DATA section start

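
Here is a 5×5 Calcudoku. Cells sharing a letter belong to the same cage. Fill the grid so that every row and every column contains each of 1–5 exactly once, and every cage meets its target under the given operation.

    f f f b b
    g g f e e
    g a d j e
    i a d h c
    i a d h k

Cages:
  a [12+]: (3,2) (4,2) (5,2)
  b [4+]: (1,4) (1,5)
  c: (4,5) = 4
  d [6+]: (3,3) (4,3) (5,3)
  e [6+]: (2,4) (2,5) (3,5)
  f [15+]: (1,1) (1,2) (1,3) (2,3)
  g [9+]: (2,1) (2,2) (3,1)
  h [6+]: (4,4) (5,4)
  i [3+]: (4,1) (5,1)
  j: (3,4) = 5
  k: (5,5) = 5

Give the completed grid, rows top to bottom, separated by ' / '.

4 2 5 1 3 / 5 1 4 3 2 / 3 4 2 5 1 / 1 5 3 2 4 / 2 3 1 4 5

J is a freebie; hence (3,4) = 5.
C is a freebie, so (4,5) = 4.
K is a freebie, which forces (5,5) = 5.
The 3 cells of cage a must have sum 12, leaving (4,2) = 5.
Cage h's pair has sum 6, leaving (4,4) = 2.
Cage h needs two cells with sum 6, leaving (5,4) = 4.
The 3 cells of cage a must have sum 12; hence (3,2) = 4.
2 is placed in row 4, so (4,1) = 1.
1 is placed in row 4, leaving (4,3) = 3.
Cage i's pair has sum 3, leaving (5,1) = 2.
Row 5 now contains 4; hence (5,2) = 3.
Row 5 now contains 2, so (5,3) = 1.
2 is placed in column 1, leaving (3,1) = 3.
1 is placed in column 3, leaving (3,3) = 2.
2 is placed in row 3, so (3,5) = 1.
Cage b needs two cells with sum 4, so (1,4) = 1.
Column 5 already has 1, which forces (1,5) = 3.
Cage e has sum 6; hence (2,4) = 3.
Cage e needs sum 6, which forces (2,5) = 2.
The 4 cells of cage f must have sum 15; hence (1,1) = 4.
Row 1 already has 1; hence (1,2) = 2.
Cage f has sum 15, which forces (1,3) = 5.
The 3 cells of cage g must have sum 9, leaving (2,1) = 5.
2 is placed in row 2, which forces (2,2) = 1.
Cage f has sum 15, which forces (2,3) = 4.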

DATA section end

# AIM OF THE EXERCISE
Each record above should be returned exactly as it appears.

# RESULT OF THIS TASK
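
Here is a 5×5 Calcudoku. Cells sharing a letter belong to the same cage. Fill the grid so that every row and every column contains each of 1–5 exactly once, and every cage meets its target under the given operation.

    f f f b b
    g g f e e
    g a d j e
    i a d h c
    i a d h k

Cages:
  a [12+]: (3,2) (4,2) (5,2)
  b [4+]: (1,4) (1,5)
  c: (4,5) = 4
  d [6+]: (3,3) (4,3) (5,3)
  e [6+]: (2,4) (2,5) (3,5)
  f [15+]: (1,1) (1,2) (1,3) (2,3)
  g [9+]: (2,1) (2,2) (3,1)
  h [6+]: (4,4) (5,4)
  i [3+]: (4,1) (5,1)
  j: (3,4) = 5
  k: (5,5) = 5

Give the completed grid, rows top to bottom, separated by ' / '.

4 2 5 1 3 / 5 1 4 3 2 / 3 4 2 5 1 / 1 5 3 2 4 / 2 3 1 4 5

J is a freebie; hence (3,4) = 5.
C is a freebie, so (4,5) = 4.
K is a freebie, which forces (5,5) = 5.
The 3 cells of cage a must have sum 12, leaving (4,2) = 5.
Cage h's pair has sum 6, leaving (4,4) = 2.
Cage h needs two cells with sum 6, leaving (5,4) = 4.
The 3 cells of cage a must have sum 12; hence (3,2) = 4.
2 is placed in row 4, so (4,1) = 1.
1 is placed in row 4, leaving (4,3) = 3.
Cage i's pair has sum 3, leaving (5,1) = 2.
Row 5 now contains 4; hence (5,2) = 3.
Row 5 now contains 2, so (5,3) = 1.
2 is placed in column 1, leaving (3,1) = 3.
1 is placed in column 3, leaving (3,3) = 2.
2 is placed in row 3, so (3,5) = 1.
Cage b needs two cells with sum 4, so (1,4) = 1.
Column 5 already has 1, which forces (1,5) = 3.
Cage e has sum 6; hence (2,4) = 3.
Cage e needs sum 6, which forces (2,5) = 2.
The 4 cells of cage f must have sum 15; hence (1,1) = 4.
Row 1 already has 1; hence (1,2) = 2.
Cage f has sum 15, which forces (1,3) = 5.
The 3 cells of cage g must have sum 9, leaving (2,1) = 5.
2 is placed in row 2, which forces (2,2) = 1.
Cage f has sum 15, which forces (2,3) = 4.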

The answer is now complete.